INFORMATION SUPPLIED>
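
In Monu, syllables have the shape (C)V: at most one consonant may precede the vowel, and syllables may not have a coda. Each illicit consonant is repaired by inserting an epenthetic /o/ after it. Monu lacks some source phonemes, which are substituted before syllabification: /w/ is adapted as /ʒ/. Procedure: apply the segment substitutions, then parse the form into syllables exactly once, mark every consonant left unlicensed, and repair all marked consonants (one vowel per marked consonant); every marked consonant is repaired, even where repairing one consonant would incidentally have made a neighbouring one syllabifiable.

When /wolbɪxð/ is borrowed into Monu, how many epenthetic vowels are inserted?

After substitution the input is /ʒolbɪxð/.
The unsyllabifiable consonants are /l/, /x/, /ð/; each receives one epenthetic vowel.

3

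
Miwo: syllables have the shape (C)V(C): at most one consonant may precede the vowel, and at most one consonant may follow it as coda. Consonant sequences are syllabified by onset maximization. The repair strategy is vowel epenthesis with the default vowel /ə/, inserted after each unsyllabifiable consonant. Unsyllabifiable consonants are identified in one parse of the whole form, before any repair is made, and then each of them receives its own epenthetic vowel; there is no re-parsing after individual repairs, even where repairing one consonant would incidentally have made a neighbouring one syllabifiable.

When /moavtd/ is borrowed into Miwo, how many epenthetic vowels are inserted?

2

The unsyllabifiable consonants are /t/, /d/; each receives one epenthetic vowel.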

WHAT YOU SHOULD DO>
After reading the listing, copy all of it out exactly.

EXERCISE ANSWER>
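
In Monu, syllables have the shape (C)V: at most one consonant may precede the vowel, and syllables may not have a coda. Each illicit consonant is repaired by inserting an epenthetic /o/ after it. Monu lacks some source phonemes, which are substituted before syllabification: /w/ is adapted as /ʒ/. Procedure: apply the segment substitutions, then parse the form into syllables exactly once, mark every consonant left unlicensed, and repair all marked consonants (one vowel per marked consonant); every marked consonant is repaired, even where repairing one consonant would incidentally have made a neighbouring one syllabifiable.

When /wolbɪxð/ is borrowed into Monu, how many epenthetic vowels are inserted?

After substitution the input is /ʒolbɪxð/.
The unsyllabifiable consonants are /l/, /x/, /ð/; each receives one epenthetic vowel.

3

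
Miwo: syllables have the shape (C)V(C): at most one consonant may precede the vowel, and at most one consonant may follow it as coda. Consonant sequences are syllabified by onset maximization. The repair strategy is vowel epenthesis with the default vowel /ə/, inserted after each unsyllabifiable consonant. Unsyllabifiable consonants are identified in one parse of the whole form, before any repair is made, and then each of them receives its own epenthetic vowel; there is no re-parsing after individual repairs, even where repairing one consonant would incidentally have made a neighbouring one syllabifiable.

When /moavtd/ is borrowed into Miwo, how many epenthetic vowels are inserted?

2

The unsyllabifiable consonants are /t/, /d/; each receives one epenthetic vowel.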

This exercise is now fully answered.